====== Input for this task

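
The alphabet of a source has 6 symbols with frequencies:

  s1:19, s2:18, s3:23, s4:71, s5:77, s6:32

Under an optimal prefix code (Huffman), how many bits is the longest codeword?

Merge the two lowest-weight nodes at each step:
combine s2(18), s1(19) → 37
combine s3(23), s6(32) → 55
combine 37, 55 → 92
combine s4(71), s5(77) → 148
combine 92, 148 → 240
The rarest symbols sit at the bottom; the longest codeword is 3 bits.

3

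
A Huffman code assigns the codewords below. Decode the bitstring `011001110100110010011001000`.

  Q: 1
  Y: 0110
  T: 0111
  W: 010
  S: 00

Read left to right; each codeword is recognised as soon as it completes (prefix code):
  0110→Y | 0111→T | 010→W | 0110→Y | 010→W | 0110→Y | 010→W | 00→S
Decoded message: YTWYWYWS

YTWYWYWS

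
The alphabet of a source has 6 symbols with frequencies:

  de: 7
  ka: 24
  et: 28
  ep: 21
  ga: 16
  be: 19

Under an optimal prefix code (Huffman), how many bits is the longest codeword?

Merge the two lowest-weight nodes at each step:
de(7) + ga(16) → 23
be(19) + ep(21) → 40
23 + ka(24) → 47
et(28) + 40 → 68
47 + 68 → 115
The rarest symbols sit at the bottom; the longest codeword is 3 bits.

3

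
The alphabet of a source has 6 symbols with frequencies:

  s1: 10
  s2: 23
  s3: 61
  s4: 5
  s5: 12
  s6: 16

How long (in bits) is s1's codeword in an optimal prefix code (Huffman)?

Repeatedly merge the two smallest:
s4(5) + s1(10) → 15
s5(12) + 15 → 27
s6(16) + s2(23) → 39
27 + 39 → 66
s3(61) + 66 → 127
s1 sits 4 levels below the root, so its codeword is 4 bits.

4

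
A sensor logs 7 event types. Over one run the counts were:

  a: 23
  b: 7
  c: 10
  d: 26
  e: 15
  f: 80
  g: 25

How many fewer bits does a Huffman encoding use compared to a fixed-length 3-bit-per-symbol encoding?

Fixed-length: 3 bits × 186 symbols = 558 bits.
Huffman merges:
b(7) + c(10) → 17
e(15) + 17 → 32
a(23) + g(25) → 48
d(26) + 32 → 58
48 + 58 → 106
f(80) + 106 → 186
Huffman total = 17 + 32 + 48 + 58 + 106 + 186 = 447 bits.
Saving = 558 − 447 = 111 bits.

111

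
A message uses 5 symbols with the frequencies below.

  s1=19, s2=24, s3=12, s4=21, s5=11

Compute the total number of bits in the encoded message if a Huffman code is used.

Build the Huffman tree bottom-up:
merge s5(11) and s3(12): 23
merge s1(19) and s4(21): 40
merge 23 and s2(24): 47
merge 40 and 47: 87
Each symbol's bit-cost is frequency × depth; summing gives 197 bits (equivalently 23 + 40 + 47 + 87).

197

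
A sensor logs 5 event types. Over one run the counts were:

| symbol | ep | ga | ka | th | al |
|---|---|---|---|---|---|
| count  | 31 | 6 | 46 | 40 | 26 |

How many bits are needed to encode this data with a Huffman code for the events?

Greedily combine the two least-frequent nodes:
ga(6) + al(26) → 32
ep(31) + 32 → 63
th(40) + ka(46) → 86
63 + 86 → 149
Each symbol's bit-cost is frequency × depth; summing gives 330 bits (equivalently 32 + 63 + 86 + 149).

330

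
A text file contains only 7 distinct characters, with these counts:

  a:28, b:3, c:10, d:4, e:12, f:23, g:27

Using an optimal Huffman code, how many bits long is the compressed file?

267

Greedily combine the two least-frequent nodes:
b(3) + d(4) → 7
7 + c(10) → 17
e(12) + 17 → 29
f(23) + g(27) → 50
a(28) + 29 → 57
50 + 57 → 107
Each symbol's bit-cost is frequency × depth; summing gives 267 bits (equivalently 7 + 17 + 29 + 50 + 57 + 107).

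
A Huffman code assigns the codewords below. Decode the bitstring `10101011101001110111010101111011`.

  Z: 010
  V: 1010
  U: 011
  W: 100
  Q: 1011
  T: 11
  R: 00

VQVUQVQTU

Read left to right; each codeword is recognised as soon as it completes (prefix code):
  1010→V | 1011→Q | 1010→V | 011→U | 1011→Q | 1010→V | 1011→Q | 11→T | 011→U
Decoded message: VQVUQVQTU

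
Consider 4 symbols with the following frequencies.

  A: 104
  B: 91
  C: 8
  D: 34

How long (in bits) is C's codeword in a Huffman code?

Build the tree from the bottom:
combine C(8), D(34) → 42
combine 42, B(91) → 133
combine A(104), 133 → 237
The subtree containing C is merged 3 times, so code length = 3.

3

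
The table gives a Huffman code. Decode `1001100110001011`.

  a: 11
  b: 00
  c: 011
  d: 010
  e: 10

Read left to right; each codeword is recognised as soon as it completes (prefix code):
  10→e | 011→c | 00→b | 11→a | 00→b | 010→d | 11→a
Decoded message: ecbabda

ecbabda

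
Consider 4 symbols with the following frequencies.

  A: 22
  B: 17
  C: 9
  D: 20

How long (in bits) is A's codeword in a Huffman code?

2

Repeatedly merge the two smallest:
merge C(9) and B(17): 26
merge D(20) and A(22): 42
merge 26 and 42: 68
A's leaf is at depth 2, giving a 2-bit codeword.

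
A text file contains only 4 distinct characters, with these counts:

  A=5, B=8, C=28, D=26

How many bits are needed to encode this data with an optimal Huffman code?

Greedily combine the two least-frequent nodes:
A(5) + B(8) → 13
13 + D(26) → 39
C(28) + 39 → 67
Each symbol's bit-cost is frequency × depth; summing gives 119 bits (equivalently 13 + 39 + 67).

119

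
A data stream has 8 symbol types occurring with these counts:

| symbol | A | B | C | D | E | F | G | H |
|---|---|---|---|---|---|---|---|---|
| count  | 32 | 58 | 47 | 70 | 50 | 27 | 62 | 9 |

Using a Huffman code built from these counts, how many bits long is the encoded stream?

1031

Greedily combine the two least-frequent nodes:
combine H(9), F(27) → 36
combine A(32), 36 → 68
combine C(47), E(50) → 97
combine B(58), G(62) → 120
combine 68, D(70) → 138
combine 97, 120 → 217
combine 138, 217 → 355
Total encoded bits = sum of merged weights = 36 + 68 + 97 + 120 + 138 + 217 + 355 = 1031.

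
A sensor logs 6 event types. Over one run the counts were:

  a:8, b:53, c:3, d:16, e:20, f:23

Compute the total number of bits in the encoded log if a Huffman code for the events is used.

274

Merge the two smallest weights repeatedly:
c(3) + a(8) → 11
11 + d(16) → 27
e(20) + f(23) → 43
27 + 43 → 70
b(53) + 70 → 123
Total encoded bits = sum of merged weights = 11 + 27 + 43 + 70 + 123 = 274.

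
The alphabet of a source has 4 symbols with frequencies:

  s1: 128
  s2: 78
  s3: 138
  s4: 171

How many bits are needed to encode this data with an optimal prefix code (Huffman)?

Greedily combine the two least-frequent nodes:
s2(78) + s1(128) → 206
s3(138) + s4(171) → 309
206 + 309 → 515
Total encoded bits = sum of merged weights = 206 + 309 + 515 = 1030.

1030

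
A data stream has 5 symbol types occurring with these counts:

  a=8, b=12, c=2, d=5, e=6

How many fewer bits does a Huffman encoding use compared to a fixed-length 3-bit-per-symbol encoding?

Fixed-length: 3 bits × 33 symbols = 99 bits.
Huffman merges:
combine c(2), d(5) → 7
combine e(6), 7 → 13
combine a(8), b(12) → 20
combine 13, 20 → 33
Huffman total = 7 + 13 + 20 + 33 = 73 bits.
Saving = 99 − 73 = 26 bits.

26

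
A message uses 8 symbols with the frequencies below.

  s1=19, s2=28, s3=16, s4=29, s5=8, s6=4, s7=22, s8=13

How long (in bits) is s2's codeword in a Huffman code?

Repeatedly merge the two smallest:
combine s6(4), s5(8) → 12
combine 12, s8(13) → 25
combine s3(16), s1(19) → 35
combine s7(22), 25 → 47
combine s2(28), s4(29) → 57
combine 35, 47 → 82
combine 57, 82 → 139
The subtree containing s2 is merged 2 times, so code length = 2.

2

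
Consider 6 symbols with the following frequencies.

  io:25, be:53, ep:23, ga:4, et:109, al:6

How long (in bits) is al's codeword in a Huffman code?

5

Build the tree from the bottom:
merge ga(4) and al(6): 10
merge 10 and ep(23): 33
merge io(25) and 33: 58
merge be(53) and 58: 111
merge et(109) and 111: 220
The subtree containing al is merged 5 times, so code length = 5.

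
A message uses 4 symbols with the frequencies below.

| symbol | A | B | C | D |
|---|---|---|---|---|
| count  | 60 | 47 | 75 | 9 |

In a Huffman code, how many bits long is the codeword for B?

Huffman merges, smallest pair first:
combine D(9), B(47) → 56
combine 56, A(60) → 116
combine C(75), 116 → 191
B sits 3 levels below the root, so its codeword is 3 bits.

3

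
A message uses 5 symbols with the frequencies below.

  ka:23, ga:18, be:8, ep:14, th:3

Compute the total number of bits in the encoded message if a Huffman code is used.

143

Build the Huffman tree bottom-up:
combine th(3), be(8) → 11
combine 11, ep(14) → 25
combine ga(18), ka(23) → 41
combine 25, 41 → 66
Each symbol's bit-cost is frequency × depth; summing gives 143 bits (equivalently 11 + 25 + 41 + 66).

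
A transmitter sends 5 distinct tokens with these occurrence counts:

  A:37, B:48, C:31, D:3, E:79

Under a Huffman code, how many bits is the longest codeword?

Merge the two lowest-weight nodes at each step:
merge D(3) and C(31): 34
merge 34 and A(37): 71
merge B(48) and 71: 119
merge E(79) and 119: 198
The first pair merged (D, C) ends up deepest, at depth 4.

4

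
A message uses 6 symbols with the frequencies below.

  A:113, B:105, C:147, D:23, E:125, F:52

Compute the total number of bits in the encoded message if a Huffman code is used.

1385

Greedily combine the two least-frequent nodes:
merge D(23) and F(52): 75
merge 75 and B(105): 180
merge A(113) and E(125): 238
merge C(147) and 180: 327
merge 238 and 327: 565
Total encoded bits = sum of merged weights = 75 + 180 + 238 + 327 + 565 = 1385.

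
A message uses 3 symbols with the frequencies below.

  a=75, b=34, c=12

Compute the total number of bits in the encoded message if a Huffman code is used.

167

Merge the two smallest weights repeatedly:
merge c(12) and b(34): 46
merge 46 and a(75): 121
Total encoded bits = sum of merged weights = 46 + 121 = 167.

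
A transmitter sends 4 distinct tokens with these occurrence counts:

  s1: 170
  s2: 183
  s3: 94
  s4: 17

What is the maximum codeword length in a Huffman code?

Merge the two lowest-weight nodes at each step:
combine s4(17), s3(94) → 111
combine 111, s1(170) → 281
combine s2(183), 281 → 464
The rarest symbols sit at the bottom; the longest codeword is 3 bits.

3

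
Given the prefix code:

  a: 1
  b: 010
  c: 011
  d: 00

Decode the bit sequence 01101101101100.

Read left to right; each codeword is recognised as soon as it completes (prefix code):
  011→c | 011→c | 011→c | 011→c | 00→d
Decoded message: ccccd

ccccd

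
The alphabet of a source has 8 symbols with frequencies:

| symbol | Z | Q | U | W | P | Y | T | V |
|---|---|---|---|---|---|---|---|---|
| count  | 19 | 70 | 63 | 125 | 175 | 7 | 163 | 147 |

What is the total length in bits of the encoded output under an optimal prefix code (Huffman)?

Merge the two smallest weights repeatedly:
Y(7) + Z(19) → 26
26 + U(63) → 89
Q(70) + 89 → 159
W(125) + V(147) → 272
159 + T(163) → 322
P(175) + 272 → 447
322 + 447 → 769
The encoded length is the sum of every internal node's weight: 26 + 89 + 159 + 272 + 322 + 447 + 769 = 2084 bits.

2084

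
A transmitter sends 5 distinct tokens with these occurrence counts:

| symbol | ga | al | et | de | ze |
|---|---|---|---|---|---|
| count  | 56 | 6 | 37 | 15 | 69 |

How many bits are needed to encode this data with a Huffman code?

376

Merge the two smallest weights repeatedly:
combine al(6), de(15) → 21
combine 21, et(37) → 58
combine ga(56), 58 → 114
combine ze(69), 114 → 183
Total encoded bits = sum of merged weights = 21 + 58 + 114 + 183 = 376.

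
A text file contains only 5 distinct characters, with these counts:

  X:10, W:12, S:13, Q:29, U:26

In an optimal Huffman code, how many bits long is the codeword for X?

Huffman merges, smallest pair first:
combine X(10), W(12) → 22
combine S(13), 22 → 35
combine U(26), Q(29) → 55
combine 35, 55 → 90
X sits 3 levels below the root, so its codeword is 3 bits.

3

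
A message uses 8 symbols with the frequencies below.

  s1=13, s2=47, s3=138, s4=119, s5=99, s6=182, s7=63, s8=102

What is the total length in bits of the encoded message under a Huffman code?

Merge the two smallest weights repeatedly:
combine s1(13), s2(47) → 60
combine 60, s7(63) → 123
combine s5(99), s8(102) → 201
combine s4(119), 123 → 242
combine s3(138), s6(182) → 320
combine 201, 242 → 443
combine 320, 443 → 763
Total encoded bits = sum of merged weights = 60 + 123 + 201 + 242 + 320 + 443 + 763 = 2152.

2152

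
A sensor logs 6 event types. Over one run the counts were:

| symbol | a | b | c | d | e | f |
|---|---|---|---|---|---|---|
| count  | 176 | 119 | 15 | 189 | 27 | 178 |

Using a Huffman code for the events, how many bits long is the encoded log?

Build the Huffman tree bottom-up:
c(15) + e(27) → 42
42 + b(119) → 161
161 + a(176) → 337
f(178) + d(189) → 367
337 + 367 → 704
The encoded length is the sum of every internal node's weight: 42 + 161 + 337 + 367 + 704 = 1611 bits.

1611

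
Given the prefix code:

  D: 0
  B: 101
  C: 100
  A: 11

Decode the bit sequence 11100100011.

Read left to right; each codeword is recognised as soon as it completes (prefix code):
  11→A | 100→C | 100→C | 0→D | 11→A
Decoded message: ACCDA

ACCDA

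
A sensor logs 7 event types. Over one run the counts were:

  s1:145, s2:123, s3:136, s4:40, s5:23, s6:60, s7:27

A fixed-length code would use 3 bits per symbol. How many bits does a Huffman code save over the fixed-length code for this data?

264

Fixed-length: 3 bits × 554 symbols = 1662 bits.
Huffman merges:
combine s5(23), s7(27) → 50
combine s4(40), 50 → 90
combine s6(60), 90 → 150
combine s2(123), s3(136) → 259
combine s1(145), 150 → 295
combine 259, 295 → 554
Huffman total = 50 + 90 + 150 + 259 + 295 + 554 = 1398 bits.
Saving = 1662 − 1398 = 264 bits.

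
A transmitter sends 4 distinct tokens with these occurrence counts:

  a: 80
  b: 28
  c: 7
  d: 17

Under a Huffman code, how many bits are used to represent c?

Build the tree from the bottom:
c(7) + d(17) → 24
24 + b(28) → 52
52 + a(80) → 132
The subtree containing c is merged 3 times, so code length = 3.

3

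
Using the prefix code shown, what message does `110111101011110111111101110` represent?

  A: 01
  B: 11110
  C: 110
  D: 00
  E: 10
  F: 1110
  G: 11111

Read left to right; each codeword is recognised as soon as it completes (prefix code):
  110→C | 11110→B | 10→E | 11110→B | 11111→G | 110→C | 1110→F
Decoded message: CBEBGCF

CBEBGCF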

============

Among the records, find every line with the word "uses" and copy it.

**Answer box**
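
A message uses 5 symbols with the frequencies below.
A message uses 8 symbols with the frequencies below.
A message uses 4 symbols with the frequencies below.
A message uses 5 symbols with the frequencies below.
A message uses 6 symbols with the frequencies below.
A message uses 3 symbols with the frequencies below.
A message uses 8 symbols with the frequencies below.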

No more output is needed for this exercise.